Exercise details.
What is needed here is every record, retyped without any change.

Dataset entries.
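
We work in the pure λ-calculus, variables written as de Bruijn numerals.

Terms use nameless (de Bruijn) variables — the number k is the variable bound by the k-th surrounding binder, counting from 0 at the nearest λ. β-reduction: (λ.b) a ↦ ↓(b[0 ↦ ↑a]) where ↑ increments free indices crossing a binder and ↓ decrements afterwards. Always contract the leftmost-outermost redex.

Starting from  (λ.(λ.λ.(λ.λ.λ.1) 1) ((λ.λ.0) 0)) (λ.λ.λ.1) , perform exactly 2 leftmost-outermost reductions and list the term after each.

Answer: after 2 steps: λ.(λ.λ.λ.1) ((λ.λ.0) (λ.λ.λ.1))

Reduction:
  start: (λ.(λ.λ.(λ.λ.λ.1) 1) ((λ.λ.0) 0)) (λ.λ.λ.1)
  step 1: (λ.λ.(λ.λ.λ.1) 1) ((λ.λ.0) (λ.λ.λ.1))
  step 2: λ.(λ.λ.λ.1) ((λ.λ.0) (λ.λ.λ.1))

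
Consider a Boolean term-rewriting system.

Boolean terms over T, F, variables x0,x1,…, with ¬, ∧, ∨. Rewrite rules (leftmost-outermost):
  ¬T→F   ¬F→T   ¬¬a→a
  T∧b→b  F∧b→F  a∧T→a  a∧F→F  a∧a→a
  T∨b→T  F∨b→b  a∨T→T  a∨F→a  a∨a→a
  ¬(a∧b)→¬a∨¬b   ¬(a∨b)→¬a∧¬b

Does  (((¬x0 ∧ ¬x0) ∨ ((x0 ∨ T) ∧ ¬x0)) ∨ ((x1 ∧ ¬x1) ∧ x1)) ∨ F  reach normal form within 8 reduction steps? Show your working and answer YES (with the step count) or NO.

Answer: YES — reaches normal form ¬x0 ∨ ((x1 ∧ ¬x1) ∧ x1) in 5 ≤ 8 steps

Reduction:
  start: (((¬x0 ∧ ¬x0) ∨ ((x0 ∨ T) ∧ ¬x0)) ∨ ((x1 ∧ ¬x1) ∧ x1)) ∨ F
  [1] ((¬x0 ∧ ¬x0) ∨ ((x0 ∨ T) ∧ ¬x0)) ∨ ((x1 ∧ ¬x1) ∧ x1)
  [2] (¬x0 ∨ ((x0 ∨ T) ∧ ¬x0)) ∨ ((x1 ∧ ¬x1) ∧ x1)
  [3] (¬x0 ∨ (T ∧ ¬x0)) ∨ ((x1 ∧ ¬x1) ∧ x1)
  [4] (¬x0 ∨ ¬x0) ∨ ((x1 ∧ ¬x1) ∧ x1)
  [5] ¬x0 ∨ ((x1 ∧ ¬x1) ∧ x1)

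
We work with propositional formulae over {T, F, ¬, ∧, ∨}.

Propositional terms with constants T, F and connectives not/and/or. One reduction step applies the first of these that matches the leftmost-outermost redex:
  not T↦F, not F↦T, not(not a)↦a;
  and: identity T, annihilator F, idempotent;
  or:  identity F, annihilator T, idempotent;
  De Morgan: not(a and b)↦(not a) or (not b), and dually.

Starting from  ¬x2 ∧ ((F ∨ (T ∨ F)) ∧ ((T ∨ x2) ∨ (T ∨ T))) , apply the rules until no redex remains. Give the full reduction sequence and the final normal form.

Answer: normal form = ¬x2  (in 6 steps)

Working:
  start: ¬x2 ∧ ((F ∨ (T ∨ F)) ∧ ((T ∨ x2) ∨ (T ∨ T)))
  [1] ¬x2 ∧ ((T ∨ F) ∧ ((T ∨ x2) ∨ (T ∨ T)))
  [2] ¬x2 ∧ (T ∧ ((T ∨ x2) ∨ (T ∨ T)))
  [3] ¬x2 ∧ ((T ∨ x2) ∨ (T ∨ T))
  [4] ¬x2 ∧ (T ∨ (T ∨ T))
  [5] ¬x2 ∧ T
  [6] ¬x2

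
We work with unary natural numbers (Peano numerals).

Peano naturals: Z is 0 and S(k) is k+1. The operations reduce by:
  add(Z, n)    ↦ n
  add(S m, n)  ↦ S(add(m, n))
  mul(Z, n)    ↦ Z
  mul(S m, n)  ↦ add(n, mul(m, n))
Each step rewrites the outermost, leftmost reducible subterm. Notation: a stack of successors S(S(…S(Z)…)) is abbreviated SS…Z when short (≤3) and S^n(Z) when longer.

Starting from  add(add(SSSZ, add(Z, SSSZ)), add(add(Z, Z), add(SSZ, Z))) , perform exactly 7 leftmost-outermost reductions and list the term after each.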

Task solution.
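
We work in the pure λ-calculus, variables written as de Bruijn numerals.

Terms use nameless (de Bruijn) variables — the number k is the variable bound by the k-th surrounding binder, counting from 0 at the nearest λ. β-reduction: (λ.b) a ↦ ↓(b[0 ↦ ↑a]) where ↑ increments free indices crossing a binder and ↓ decrements afterwards. Always contract the leftmost-outermost redex.

Starting from  (λ.(λ.λ.(λ.λ.λ.1) 1) ((λ.λ.0) 0)) (λ.λ.λ.1) , perform exactly 2 leftmost-outermost reductions and list the term after each.

Answer: after 2 steps: λ.(λ.λ.λ.1) ((λ.λ.0) (λ.λ.λ.1))

Reduction:
  start: (λ.(λ.λ.(λ.λ.λ.1) 1) ((λ.λ.0) 0)) (λ.λ.λ.1)
  step 1: (λ.λ.(λ.λ.λ.1) 1) ((λ.λ.0) (λ.λ.λ.1))
  step 2: λ.(λ.λ.λ.1) ((λ.λ.0) (λ.λ.λ.1))

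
Consider a Boolean term-rewriting system.

Boolean terms over T, F, variables x0,x1,…, with ¬, ∧, ∨. Rewrite rules (leftmost-outermost):
  ¬T→F   ¬F→T   ¬¬a→a
  T∧b→b  F∧b→F  a∧T→a  a∧F→F  a∧a→a
  T∨b→T  F∨b→b  a∨T→T  a∨F→a  a∨a→a
  ¬(a∧b)→¬a∨¬b   ¬(a∨b)→¬a∧¬b

Does  (((¬x0 ∧ ¬x0) ∨ ((x0 ∨ T) ∧ ¬x0)) ∨ ((x1 ∧ ¬x1) ∧ x1)) ∨ F  reach normal form within 8 reduction steps? Show your working and answer YES (with the step count) or NO.

Answer: YES — reaches normal form ¬x0 ∨ ((x1 ∧ ¬x1) ∧ x1) in 5 ≤ 8 steps

Reduction:
  start: (((¬x0 ∧ ¬x0) ∨ ((x0 ∨ T) ∧ ¬x0)) ∨ ((x1 ∧ ¬x1) ∧ x1)) ∨ F
  [1] ((¬x0 ∧ ¬x0) ∨ ((x0 ∨ T) ∧ ¬x0)) ∨ ((x1 ∧ ¬x1) ∧ x1)
  [2] (¬x0 ∨ ((x0 ∨ T) ∧ ¬x0)) ∨ ((x1 ∧ ¬x1) ∧ x1)
  [3] (¬x0 ∨ (T ∧ ¬x0)) ∨ ((x1 ∧ ¬x1) ∧ x1)
  [4] (¬x0 ∨ ¬x0) ∨ ((x1 ∧ ¬x1) ∧ x1)
  [5] ¬x0 ∨ ((x1 ∧ ¬x1) ∧ x1)

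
We work with propositional formulae over {T, F, ¬, ∧, ∨}.

Propositional terms with constants T, F and connectives not/and/or. One reduction step applies the first of these that matches the leftmost-outermost redex:
  not T↦F, not F↦T, not(not a)↦a;
  and: identity T, annihilator F, idempotent;
  or:  identity F, annihilator T, idempotent;
  De Morgan: not(a and b)↦(not a) or (not b), and dually.

Starting from  ¬x2 ∧ ((F ∨ (T ∨ F)) ∧ ((T ∨ x2) ∨ (T ∨ T))) , apply the rules until no redex remains. Give the full reduction sequence and the final normal form.

Answer: normal form = ¬x2  (in 6 steps)

Working:
  start: ¬x2 ∧ ((F ∨ (T ∨ F)) ∧ ((T ∨ x2) ∨ (T ∨ T)))
  [1] ¬x2 ∧ ((T ∨ F) ∧ ((T ∨ x2) ∨ (T ∨ T)))
  [2] ¬x2 ∧ (T ∧ ((T ∨ x2) ∨ (T ∨ T)))
  [3] ¬x2 ∧ ((T ∨ x2) ∨ (T ∨ T))
  [4] ¬x2 ∧ (T ∨ (T ∨ T))
  [5] ¬x2 ∧ T
  [6] ¬x2

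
We work with unary natural numbers (Peano numerals).

Peano naturals: Z is 0 and S(k) is k+1. The operations reduce by:
  add(Z, n)    ↦ n
  add(S m, n)  ↦ S(add(m, n))
  mul(Z, n)    ↦ Z
  mul(S m, n)  ↦ add(n, mul(m, n))
Each step rewrites the outermost, leftmost reducible subterm. Notation: a stack of successors S(S(…S(Z)…)) is abbreviated SS…Z when short (≤3) and S^n(Z) when longer.

Starting from  add(add(SSSZ, add(Z, SSSZ)), add(add(Z, Z), add(SSZ, Z))) , perform exactly 7 leftmost-outermost reductions and list the term after each.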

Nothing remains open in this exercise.